> [TASK BRIEF]: Your job is to print the listing exactly.

+ + +

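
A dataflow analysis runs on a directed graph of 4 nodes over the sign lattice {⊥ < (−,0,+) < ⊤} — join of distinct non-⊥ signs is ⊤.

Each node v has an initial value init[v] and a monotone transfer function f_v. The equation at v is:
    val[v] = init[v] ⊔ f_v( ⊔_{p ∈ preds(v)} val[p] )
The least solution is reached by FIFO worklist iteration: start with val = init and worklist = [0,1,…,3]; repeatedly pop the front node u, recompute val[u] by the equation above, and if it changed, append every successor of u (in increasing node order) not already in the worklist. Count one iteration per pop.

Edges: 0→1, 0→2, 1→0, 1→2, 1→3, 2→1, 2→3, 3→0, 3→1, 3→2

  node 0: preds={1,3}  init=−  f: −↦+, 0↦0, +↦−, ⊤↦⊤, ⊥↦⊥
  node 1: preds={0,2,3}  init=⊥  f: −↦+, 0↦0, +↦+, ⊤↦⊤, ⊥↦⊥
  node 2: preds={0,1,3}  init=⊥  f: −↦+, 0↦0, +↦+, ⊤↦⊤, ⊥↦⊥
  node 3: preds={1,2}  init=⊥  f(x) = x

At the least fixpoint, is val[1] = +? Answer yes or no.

Iteration log — 9 steps:
  step 1. node 0  ⊔preds=⊥  new=−  stable
  step 2. node 1  ⊔preds=−  new=+  old=⊥  +wl: 0
  step 3. node 2  ⊔preds=⊤  new=⊤  old=⊥  +wl: 1
  step 4. node 3  ⊔preds=⊤  new=⊤  old=⊥  +wl: 2
  step 5. node 0  ⊔preds=⊤  new=⊤  old=−  +wl: 
  step 6. node 1  ⊔preds=⊤  new=⊤  old=+  +wl: 0,3
  step 7. node 2  ⊔preds=⊤  new=⊤  stable
  step 8. node 0  ⊔preds=⊤  new=⊤  stable
  step 9. node 3  ⊔preds=⊤  new=⊤  stable

Least fixpoint reached:
  node 0: ⊤
  node 1: ⊤
  node 2: ⊤
  node 3: ⊤

no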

+ + +

> [SOLUTION FOR THIS EXERCISE]:
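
A dataflow analysis runs on a directed graph of 4 nodes over the sign lattice {⊥ < (−,0,+) < ⊤} — join of distinct non-⊥ signs is ⊤.

Each node v has an initial value init[v] and a monotone transfer function f_v. The equation at v is:
    val[v] = init[v] ⊔ f_v( ⊔_{p ∈ preds(v)} val[p] )
The least solution is reached by FIFO worklist iteration: start with val = init and worklist = [0,1,…,3]; repeatedly pop the front node u, recompute val[u] by the equation above, and if it changed, append every successor of u (in increasing node order) not already in the worklist. Count one iteration per pop.

Edges: 0→1, 0→2, 1→0, 1→2, 1→3, 2→1, 2→3, 3→0, 3→1, 3→2

  node 0: preds={1,3}  init=−  f: −↦+, 0↦0, +↦−, ⊤↦⊤, ⊥↦⊥
  node 1: preds={0,2,3}  init=⊥  f: −↦+, 0↦0, +↦+, ⊤↦⊤, ⊥↦⊥
  node 2: preds={0,1,3}  init=⊥  f: −↦+, 0↦0, +↦+, ⊤↦⊤, ⊥↦⊥
  node 3: preds={1,2}  init=⊥  f(x) = x

At the least fixpoint, is val[1] = +? Answer yes or no.

Iteration log — 9 steps:
  step 1. node 0  ⊔preds=⊥  new=−  stable
  step 2. node 1  ⊔preds=−  new=+  old=⊥  +wl: 0
  step 3. node 2  ⊔preds=⊤  new=⊤  old=⊥  +wl: 1
  step 4. node 3  ⊔preds=⊤  new=⊤  old=⊥  +wl: 2
  step 5. node 0  ⊔preds=⊤  new=⊤  old=−  +wl: 
  step 6. node 1  ⊔preds=⊤  new=⊤  old=+  +wl: 0,3
  step 7. node 2  ⊔preds=⊤  new=⊤  stable
  step 8. node 0  ⊔preds=⊤  new=⊤  stable
  step 9. node 3  ⊔preds=⊤  new=⊤  stable

Least fixpoint reached:
  node 0: ⊤
  node 1: ⊤
  node 2: ⊤
  node 3: ⊤

no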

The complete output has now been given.